Segment Open
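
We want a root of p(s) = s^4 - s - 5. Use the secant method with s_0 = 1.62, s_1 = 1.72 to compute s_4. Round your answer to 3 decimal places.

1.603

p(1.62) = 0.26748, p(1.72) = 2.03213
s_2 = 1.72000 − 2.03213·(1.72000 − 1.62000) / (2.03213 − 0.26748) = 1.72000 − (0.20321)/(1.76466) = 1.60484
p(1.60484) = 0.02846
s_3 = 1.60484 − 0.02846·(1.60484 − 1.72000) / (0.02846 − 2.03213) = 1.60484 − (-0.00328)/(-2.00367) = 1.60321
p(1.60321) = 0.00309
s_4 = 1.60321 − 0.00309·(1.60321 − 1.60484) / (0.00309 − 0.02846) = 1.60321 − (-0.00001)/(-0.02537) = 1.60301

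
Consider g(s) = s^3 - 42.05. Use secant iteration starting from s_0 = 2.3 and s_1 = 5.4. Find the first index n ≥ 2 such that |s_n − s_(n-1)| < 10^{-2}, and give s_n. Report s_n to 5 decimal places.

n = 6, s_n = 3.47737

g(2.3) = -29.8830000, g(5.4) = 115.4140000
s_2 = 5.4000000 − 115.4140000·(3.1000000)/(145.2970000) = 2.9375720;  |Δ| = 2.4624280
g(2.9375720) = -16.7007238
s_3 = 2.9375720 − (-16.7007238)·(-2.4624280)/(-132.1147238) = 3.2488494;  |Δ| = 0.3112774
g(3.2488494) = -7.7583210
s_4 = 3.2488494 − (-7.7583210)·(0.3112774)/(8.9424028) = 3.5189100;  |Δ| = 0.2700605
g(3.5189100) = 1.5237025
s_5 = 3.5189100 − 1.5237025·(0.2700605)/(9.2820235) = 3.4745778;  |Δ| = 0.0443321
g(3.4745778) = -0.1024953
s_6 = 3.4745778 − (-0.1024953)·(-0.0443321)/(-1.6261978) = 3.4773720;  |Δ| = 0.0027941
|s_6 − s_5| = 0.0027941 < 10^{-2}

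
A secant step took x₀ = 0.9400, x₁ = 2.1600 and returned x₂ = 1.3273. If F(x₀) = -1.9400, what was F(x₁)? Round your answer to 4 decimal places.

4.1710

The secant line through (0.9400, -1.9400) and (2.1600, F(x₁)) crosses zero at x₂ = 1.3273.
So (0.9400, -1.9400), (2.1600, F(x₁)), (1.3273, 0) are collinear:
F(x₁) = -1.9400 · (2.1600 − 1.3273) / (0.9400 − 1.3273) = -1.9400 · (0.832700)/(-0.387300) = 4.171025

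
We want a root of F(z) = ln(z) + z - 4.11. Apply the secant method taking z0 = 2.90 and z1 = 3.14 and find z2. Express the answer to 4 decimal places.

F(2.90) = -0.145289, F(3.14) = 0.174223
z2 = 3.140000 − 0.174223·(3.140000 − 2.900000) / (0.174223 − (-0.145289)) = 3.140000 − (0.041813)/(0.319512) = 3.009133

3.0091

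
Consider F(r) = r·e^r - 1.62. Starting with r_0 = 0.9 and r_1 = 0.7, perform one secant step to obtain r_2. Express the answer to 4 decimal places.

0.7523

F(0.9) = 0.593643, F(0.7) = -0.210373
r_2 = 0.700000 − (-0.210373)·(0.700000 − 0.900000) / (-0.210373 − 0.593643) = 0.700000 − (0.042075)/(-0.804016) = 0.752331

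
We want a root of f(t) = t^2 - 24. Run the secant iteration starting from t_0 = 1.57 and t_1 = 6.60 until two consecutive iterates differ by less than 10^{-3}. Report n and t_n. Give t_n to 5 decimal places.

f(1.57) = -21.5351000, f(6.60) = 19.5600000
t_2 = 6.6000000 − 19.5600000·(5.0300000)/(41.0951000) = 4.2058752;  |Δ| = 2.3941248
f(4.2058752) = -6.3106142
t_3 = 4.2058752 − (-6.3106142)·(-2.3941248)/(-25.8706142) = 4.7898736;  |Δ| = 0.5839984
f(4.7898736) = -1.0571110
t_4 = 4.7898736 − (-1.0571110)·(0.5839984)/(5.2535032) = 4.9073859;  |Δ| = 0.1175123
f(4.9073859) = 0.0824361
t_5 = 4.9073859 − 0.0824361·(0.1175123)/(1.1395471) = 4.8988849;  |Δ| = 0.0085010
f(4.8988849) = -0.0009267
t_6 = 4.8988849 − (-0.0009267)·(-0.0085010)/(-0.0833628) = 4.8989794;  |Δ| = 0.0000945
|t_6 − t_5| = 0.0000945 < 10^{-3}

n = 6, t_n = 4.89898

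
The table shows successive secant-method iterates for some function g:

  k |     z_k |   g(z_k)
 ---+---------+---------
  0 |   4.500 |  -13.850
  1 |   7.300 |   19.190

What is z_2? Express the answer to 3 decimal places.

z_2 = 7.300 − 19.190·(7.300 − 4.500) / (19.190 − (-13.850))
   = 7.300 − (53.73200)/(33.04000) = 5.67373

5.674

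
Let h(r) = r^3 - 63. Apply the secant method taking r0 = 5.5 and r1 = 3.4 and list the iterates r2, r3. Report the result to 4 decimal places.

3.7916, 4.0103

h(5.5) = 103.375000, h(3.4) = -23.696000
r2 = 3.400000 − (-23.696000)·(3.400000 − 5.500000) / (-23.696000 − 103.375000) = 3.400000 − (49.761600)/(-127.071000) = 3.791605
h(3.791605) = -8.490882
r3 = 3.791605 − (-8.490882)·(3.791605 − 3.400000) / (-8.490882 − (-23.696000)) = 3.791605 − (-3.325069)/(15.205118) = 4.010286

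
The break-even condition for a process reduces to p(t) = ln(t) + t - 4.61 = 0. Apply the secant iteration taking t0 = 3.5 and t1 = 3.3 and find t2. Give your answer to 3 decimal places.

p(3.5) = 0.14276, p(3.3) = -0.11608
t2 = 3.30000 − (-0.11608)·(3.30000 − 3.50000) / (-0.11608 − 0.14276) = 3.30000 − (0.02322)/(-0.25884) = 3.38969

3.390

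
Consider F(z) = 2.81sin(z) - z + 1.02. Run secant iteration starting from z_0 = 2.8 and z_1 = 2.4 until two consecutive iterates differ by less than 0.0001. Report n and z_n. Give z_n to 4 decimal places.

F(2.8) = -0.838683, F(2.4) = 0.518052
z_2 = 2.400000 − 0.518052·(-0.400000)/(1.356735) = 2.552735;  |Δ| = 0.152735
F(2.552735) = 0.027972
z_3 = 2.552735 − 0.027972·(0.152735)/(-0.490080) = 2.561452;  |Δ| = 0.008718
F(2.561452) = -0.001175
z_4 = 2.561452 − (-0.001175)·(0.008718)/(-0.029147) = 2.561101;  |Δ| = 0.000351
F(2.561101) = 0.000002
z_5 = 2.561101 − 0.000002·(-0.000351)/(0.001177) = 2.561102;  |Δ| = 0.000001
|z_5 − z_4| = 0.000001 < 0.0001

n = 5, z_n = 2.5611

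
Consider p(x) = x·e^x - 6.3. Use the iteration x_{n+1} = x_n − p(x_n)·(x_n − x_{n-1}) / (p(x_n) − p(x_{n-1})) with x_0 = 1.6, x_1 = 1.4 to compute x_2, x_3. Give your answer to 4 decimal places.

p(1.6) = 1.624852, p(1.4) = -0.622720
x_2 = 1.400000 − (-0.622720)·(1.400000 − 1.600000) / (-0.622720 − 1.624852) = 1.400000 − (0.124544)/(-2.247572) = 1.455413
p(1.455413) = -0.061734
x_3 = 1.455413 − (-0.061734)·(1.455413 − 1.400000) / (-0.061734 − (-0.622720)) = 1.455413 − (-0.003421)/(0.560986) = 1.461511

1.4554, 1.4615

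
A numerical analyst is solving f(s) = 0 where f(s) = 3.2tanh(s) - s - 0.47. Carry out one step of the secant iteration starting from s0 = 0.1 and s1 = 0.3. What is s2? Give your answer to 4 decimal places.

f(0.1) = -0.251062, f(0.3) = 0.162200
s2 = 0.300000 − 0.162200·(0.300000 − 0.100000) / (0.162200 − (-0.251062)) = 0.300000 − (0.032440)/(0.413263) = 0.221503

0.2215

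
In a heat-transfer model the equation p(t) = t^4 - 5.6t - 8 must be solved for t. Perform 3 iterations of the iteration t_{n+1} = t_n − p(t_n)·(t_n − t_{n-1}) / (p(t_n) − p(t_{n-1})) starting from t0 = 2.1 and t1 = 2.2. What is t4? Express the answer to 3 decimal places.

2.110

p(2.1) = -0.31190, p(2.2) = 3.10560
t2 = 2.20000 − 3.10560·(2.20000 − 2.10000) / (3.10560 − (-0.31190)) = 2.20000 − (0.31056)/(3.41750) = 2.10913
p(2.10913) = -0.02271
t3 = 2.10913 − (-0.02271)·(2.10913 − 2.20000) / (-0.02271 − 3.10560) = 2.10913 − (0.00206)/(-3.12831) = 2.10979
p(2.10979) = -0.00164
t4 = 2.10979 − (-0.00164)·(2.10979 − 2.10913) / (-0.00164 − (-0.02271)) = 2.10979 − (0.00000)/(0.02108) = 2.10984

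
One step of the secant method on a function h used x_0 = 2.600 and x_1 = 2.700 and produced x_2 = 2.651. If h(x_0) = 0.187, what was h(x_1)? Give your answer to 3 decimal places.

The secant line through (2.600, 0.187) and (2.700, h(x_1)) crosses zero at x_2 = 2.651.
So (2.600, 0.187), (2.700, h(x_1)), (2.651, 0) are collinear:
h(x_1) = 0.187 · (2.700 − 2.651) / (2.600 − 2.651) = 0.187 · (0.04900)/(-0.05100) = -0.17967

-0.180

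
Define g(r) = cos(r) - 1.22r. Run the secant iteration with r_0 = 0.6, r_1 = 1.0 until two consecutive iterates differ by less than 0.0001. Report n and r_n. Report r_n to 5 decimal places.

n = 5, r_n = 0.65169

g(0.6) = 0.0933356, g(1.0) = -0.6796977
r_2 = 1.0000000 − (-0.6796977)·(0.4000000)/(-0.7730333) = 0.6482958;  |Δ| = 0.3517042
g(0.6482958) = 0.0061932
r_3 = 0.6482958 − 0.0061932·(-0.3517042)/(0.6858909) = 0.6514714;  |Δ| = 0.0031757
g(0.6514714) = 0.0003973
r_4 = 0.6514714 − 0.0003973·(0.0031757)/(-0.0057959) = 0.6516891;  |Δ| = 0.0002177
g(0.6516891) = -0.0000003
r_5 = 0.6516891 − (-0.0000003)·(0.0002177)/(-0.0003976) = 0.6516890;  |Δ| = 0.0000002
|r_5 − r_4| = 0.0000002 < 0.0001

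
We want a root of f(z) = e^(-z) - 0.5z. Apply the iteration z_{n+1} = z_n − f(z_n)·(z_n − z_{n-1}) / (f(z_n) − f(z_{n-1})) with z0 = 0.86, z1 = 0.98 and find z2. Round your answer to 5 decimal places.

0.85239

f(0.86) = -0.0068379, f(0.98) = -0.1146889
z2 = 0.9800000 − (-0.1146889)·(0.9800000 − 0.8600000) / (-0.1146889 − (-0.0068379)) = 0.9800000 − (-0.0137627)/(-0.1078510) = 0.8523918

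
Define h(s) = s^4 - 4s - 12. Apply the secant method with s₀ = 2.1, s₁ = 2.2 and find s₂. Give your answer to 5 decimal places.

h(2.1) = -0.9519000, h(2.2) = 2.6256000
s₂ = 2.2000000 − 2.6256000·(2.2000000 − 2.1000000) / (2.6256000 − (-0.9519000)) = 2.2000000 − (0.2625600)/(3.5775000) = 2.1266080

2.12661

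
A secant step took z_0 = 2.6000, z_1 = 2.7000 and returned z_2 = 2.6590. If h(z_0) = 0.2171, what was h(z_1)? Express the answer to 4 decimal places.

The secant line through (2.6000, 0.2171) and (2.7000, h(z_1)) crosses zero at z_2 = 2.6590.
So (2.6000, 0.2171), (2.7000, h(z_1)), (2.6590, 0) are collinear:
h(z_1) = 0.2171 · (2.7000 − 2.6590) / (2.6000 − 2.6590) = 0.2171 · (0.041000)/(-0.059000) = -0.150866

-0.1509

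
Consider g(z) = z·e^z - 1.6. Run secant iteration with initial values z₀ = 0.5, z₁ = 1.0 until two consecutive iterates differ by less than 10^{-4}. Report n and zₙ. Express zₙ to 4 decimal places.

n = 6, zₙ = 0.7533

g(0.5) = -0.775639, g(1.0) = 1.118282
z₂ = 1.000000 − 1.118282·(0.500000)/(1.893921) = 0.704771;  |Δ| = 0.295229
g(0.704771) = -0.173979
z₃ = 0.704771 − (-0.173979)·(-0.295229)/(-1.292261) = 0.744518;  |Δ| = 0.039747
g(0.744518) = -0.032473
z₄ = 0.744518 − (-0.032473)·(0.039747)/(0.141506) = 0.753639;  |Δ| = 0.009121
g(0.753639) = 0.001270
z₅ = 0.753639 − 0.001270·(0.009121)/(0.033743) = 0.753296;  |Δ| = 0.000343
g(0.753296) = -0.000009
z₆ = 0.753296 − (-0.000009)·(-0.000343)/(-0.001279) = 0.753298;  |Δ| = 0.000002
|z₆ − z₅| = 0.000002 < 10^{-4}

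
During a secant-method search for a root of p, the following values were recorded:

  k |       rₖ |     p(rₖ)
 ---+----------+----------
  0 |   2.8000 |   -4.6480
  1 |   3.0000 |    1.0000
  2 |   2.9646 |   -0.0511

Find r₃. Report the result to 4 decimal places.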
Segment Closed
What you should do:
When the line containing "During a secant-method" is reached, return it and every later line through the end of the listing above, unaltered and alone.

Task result:
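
During a secant-method search for a root of p, the following values were recorded:

  k |       rₖ |     p(rₖ)
 ---+----------+----------
  0 |   2.8000 |   -4.6480
  1 |   3.0000 |    1.0000
  2 |   2.9646 |   -0.0511

Find r₃. Report the result to 4 decimal places.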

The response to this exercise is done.